About this task:
Which of the lines below hold the word "above"? Pull each of them out.

Data excerpts:

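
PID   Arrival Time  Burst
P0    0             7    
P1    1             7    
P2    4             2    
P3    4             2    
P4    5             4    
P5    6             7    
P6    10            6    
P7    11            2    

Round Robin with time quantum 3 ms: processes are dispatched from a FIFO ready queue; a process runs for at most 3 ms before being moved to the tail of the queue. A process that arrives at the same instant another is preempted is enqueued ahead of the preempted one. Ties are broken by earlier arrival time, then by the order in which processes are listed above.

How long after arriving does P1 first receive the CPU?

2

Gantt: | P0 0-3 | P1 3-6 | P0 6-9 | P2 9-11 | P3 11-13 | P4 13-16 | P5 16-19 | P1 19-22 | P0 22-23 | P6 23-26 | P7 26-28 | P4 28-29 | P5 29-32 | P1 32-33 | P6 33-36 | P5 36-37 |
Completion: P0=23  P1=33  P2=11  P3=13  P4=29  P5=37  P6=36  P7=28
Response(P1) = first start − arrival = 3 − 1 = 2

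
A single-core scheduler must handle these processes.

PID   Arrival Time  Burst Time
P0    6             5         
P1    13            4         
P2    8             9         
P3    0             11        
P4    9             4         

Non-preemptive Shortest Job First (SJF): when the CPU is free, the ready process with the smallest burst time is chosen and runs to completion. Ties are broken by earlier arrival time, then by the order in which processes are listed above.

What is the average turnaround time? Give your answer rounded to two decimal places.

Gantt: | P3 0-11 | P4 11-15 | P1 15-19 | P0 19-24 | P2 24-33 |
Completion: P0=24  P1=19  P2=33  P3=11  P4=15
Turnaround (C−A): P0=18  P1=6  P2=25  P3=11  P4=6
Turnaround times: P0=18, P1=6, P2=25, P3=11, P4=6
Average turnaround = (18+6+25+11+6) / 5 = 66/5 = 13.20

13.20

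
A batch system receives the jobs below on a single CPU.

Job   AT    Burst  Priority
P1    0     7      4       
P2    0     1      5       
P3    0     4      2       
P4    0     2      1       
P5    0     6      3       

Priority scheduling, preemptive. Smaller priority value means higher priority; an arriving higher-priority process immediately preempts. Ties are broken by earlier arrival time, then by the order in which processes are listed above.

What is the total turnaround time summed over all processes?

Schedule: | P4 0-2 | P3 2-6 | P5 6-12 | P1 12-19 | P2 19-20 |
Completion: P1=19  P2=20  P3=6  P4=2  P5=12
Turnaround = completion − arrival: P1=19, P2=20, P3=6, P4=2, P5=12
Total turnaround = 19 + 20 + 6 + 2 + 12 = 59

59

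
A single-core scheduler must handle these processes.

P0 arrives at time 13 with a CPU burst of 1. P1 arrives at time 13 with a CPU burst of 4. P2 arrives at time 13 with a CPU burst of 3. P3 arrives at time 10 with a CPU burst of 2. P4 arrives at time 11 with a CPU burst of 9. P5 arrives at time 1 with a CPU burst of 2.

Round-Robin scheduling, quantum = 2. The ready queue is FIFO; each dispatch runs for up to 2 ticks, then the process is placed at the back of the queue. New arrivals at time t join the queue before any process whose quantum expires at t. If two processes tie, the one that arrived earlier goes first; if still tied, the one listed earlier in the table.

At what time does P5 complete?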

Written solution:
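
Round Robin with time quantum 3 ms: processes are dispatched from a FIFO ready queue; a process runs for at most 3 ms before being moved to the tail of the queue. A process that arrives at the same instant another is preempted is enqueued ahead of the preempted one. Ties are broken by earlier arrival time, then by the order in which processes are listed above.
Non-preemptive Shortest Job First (SJF): when the CPU is free, the ready process with the smallest burst time is chosen and runs to completion. Ties are broken by earlier arrival time, then by the order in which processes are listed above.
Priority scheduling, preemptive. Smaller priority value means higher priority; an arriving higher-priority process immediately preempts. Ties are broken by earlier arrival time, then by the order in which processes are listed above.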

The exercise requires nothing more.